Items from a dataset:
===============
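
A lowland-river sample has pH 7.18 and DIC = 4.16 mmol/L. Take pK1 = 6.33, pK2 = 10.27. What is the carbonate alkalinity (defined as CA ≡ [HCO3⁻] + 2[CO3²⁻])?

CA = [HCO3⁻] + 2[CO3²⁻] = (α₁ + 2α₂)·DIC
At pH 7.18: [H⁺]/K1 = 10^-0.85 = 0.14125, K2/[H⁺] = 10^-3.09 = 0.00081283
α₁ = 1/(1 + 0.14125 + 0.00081283) = 1/1.1421 = 0.8756; α₂ = α₁·K2/[H⁺] = 0.0007117
α₁ + 2α₂ = 0.8770
CA = 0.8770 × 4.16 = 3.65 mmol/L

CA = 3.65 mmol/L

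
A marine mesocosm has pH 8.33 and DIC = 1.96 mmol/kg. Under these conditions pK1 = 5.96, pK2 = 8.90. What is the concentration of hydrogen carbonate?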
===============
An exact copy of every line above, start to finish, is required.

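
A lowland-river sample has pH 7.18 and DIC = 4.16 mmol/L. Take pK1 = 6.33, pK2 = 10.27. What is the carbonate alkalinity (defined as CA ≡ [HCO3⁻] + 2[CO3²⁻])?

CA = [HCO3⁻] + 2[CO3²⁻] = (α₁ + 2α₂)·DIC
At pH 7.18: [H⁺]/K1 = 10^-0.85 = 0.14125, K2/[H⁺] = 10^-3.09 = 0.00081283
α₁ = 1/(1 + 0.14125 + 0.00081283) = 1/1.1421 = 0.8756; α₂ = α₁·K2/[H⁺] = 0.0007117
α₁ + 2α₂ = 0.8770
CA = 0.8770 × 4.16 = 3.65 mmol/L

CA = 3.65 mmol/L

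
A marine mesocosm has pH 8.33 and DIC = 1.96 mmol/kg. Under these conditions pK1 = 5.96, pK2 = 8.90. What is the concentration of hydrogen carbonate?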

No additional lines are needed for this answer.